* EXERCISE *
Give only the number of lines in the following entries where "What" appears.

Saved data entries:
-*-*-

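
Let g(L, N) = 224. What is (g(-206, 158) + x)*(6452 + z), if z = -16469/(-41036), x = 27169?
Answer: 7253138838213/41036 ≈ 1.7675e+8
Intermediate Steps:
z = 16469/41036 (z = -16469*(-1/41036) = 16469/41036 ≈ 0.40133)
(g(-206, 158) + x)*(6452 + z) = (224 + 27169)*(6452 + 16469/41036) = 27393*(264780741/41036) = 7253138838213/41036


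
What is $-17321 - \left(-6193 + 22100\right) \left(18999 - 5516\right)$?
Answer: $-214491402$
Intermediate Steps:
$-17321 - \left(-6193 + 22100\right) \left(18999 - 5516\right) = -17321 - 15907 \cdot 13483 = -17321 - 214474081 = -214491402$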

-*-*-

* ANSWER SPACE *
2